Identify all lines in the data containing the string "Maximize". Copy them out.

⟨

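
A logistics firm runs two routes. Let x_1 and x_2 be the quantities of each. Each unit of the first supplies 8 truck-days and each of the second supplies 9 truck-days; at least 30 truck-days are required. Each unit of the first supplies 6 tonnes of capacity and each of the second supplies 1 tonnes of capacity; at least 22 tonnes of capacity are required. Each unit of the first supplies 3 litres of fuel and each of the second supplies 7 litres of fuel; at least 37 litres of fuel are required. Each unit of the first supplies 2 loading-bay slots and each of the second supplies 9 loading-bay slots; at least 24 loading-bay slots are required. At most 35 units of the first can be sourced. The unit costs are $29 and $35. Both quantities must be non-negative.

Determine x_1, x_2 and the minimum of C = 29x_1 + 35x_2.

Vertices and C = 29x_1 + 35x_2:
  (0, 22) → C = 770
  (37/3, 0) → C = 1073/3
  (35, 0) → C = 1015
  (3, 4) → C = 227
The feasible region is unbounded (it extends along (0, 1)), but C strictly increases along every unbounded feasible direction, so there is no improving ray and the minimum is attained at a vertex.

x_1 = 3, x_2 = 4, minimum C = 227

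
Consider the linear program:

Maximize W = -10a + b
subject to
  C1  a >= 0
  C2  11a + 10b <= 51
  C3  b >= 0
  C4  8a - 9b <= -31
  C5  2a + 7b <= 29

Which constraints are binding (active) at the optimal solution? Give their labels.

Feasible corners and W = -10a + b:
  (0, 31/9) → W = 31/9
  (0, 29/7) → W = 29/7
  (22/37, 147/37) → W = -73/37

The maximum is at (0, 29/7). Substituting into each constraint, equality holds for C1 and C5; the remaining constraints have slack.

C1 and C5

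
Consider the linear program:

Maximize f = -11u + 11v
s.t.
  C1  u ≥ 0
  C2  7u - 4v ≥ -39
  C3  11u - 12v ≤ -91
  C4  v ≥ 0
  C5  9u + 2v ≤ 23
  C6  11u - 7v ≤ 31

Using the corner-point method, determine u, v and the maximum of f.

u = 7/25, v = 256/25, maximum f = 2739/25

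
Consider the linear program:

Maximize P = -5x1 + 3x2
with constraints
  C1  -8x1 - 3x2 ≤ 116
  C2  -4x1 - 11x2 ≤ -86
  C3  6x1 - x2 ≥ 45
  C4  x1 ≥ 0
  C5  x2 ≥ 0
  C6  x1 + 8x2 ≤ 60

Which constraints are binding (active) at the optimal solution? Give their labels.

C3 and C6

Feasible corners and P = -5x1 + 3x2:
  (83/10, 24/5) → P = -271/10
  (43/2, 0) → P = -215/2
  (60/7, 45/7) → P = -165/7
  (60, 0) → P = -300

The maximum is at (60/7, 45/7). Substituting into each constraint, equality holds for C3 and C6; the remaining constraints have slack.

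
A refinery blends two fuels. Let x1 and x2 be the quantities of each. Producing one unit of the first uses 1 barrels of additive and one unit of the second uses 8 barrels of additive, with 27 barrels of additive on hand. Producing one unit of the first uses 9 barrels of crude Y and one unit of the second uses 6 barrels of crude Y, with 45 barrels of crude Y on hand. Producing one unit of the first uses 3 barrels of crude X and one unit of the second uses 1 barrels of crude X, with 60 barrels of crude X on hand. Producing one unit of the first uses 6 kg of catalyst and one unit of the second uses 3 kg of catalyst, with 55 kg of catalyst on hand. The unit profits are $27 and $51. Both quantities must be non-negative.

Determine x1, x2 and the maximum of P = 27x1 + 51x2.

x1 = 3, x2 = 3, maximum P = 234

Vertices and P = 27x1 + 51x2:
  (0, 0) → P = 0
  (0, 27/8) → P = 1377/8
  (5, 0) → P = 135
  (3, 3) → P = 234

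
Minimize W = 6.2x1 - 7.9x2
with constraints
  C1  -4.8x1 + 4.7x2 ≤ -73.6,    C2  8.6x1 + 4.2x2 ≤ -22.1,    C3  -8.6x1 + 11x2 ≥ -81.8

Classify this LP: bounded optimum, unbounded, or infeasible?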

⟩

### Task result
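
Maximize W = -10a + b
Maximize f = -11u + 11v
Maximize P = -5x1 + 3x2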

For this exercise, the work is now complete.